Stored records

=== Begin Enclosure ===

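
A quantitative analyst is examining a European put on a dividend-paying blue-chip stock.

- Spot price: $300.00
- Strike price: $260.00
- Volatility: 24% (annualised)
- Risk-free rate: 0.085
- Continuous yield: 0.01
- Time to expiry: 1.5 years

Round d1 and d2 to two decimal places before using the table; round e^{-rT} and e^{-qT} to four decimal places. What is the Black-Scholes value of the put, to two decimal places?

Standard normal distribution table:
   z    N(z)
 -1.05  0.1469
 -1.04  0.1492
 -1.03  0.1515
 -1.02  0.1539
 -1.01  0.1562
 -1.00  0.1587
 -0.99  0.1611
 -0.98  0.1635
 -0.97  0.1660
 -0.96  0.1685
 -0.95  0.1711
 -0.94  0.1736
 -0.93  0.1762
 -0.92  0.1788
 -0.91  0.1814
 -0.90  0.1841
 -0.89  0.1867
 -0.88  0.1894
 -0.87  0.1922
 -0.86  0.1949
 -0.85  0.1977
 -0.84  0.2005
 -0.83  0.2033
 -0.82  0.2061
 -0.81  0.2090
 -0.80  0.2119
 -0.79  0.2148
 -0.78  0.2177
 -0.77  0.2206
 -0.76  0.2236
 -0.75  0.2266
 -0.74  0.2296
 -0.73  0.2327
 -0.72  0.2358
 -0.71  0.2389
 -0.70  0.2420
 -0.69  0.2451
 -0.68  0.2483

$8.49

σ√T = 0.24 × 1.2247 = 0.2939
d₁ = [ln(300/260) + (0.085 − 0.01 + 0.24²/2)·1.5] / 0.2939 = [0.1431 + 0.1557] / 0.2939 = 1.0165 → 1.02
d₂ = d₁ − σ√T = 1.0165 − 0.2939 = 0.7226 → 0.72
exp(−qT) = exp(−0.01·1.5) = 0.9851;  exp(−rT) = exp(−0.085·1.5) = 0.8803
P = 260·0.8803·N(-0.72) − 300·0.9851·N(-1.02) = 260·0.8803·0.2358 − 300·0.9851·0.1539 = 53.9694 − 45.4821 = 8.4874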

=== End Enclosure ===
=== Begin Enclosure ===

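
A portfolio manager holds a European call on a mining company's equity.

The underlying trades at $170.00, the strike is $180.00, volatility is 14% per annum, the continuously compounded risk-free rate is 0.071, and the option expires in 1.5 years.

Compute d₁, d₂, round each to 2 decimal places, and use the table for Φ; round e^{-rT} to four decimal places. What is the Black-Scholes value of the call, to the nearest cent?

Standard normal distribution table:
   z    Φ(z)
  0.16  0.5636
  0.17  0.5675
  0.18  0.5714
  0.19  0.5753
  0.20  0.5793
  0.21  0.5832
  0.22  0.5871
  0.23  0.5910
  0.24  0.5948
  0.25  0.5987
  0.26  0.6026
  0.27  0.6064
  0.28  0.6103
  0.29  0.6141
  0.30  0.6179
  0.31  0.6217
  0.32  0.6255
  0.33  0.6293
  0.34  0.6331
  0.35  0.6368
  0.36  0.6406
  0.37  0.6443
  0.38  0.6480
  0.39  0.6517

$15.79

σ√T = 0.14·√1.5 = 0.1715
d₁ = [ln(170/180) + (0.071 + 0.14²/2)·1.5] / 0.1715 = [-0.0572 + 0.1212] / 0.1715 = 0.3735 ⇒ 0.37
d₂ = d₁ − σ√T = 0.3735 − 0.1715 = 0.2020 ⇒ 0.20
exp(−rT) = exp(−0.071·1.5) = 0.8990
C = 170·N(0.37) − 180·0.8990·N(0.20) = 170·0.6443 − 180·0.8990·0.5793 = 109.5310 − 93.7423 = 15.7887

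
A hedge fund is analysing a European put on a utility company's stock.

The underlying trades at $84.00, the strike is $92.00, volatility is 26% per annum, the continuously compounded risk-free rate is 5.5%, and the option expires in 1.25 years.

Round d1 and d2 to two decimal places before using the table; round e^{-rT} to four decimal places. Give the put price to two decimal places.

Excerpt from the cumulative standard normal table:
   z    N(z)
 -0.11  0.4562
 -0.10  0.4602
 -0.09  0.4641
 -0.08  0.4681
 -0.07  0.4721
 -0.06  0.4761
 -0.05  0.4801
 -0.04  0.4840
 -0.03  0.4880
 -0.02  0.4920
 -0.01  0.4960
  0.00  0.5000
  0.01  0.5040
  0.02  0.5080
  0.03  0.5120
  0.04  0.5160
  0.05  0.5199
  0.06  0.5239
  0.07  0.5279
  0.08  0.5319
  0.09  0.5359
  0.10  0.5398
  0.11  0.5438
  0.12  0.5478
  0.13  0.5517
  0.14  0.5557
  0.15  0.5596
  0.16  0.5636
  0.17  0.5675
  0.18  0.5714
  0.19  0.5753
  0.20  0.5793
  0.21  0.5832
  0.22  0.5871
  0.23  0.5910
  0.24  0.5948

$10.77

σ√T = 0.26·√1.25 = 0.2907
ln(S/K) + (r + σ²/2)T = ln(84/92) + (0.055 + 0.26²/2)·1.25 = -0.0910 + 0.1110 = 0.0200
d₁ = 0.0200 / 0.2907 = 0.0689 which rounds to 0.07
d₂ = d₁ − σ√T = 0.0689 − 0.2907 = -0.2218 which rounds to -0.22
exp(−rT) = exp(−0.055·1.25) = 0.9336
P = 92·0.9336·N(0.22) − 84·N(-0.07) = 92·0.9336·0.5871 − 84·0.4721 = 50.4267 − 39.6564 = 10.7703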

=== End Enclosure ===
=== Begin Enclosure ===

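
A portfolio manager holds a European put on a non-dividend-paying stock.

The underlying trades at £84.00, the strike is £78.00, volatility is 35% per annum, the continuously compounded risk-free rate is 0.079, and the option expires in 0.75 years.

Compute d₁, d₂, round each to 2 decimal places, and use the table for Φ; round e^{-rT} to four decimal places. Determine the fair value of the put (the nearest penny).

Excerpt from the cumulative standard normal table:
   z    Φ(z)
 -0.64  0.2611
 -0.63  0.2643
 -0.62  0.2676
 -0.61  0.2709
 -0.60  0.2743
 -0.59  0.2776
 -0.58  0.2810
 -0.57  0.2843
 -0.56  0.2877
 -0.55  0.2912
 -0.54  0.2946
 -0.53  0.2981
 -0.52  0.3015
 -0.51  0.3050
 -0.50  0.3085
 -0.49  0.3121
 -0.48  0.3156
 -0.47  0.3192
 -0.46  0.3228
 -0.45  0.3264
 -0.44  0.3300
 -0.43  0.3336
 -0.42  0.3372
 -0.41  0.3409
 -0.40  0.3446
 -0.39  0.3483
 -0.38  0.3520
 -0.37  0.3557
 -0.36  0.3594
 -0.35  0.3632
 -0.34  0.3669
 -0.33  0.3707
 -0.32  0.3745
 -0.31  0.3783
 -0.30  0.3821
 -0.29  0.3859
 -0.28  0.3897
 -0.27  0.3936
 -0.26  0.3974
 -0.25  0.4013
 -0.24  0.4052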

=== End Enclosure ===

Assigned task:
Each line of the data that includes "dividend" should be copied.

Exercise result:
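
A quantitative analyst is examining a European put on a dividend-paying blue-chip stock.
A portfolio manager holds a European put on a non-dividend-paying stock.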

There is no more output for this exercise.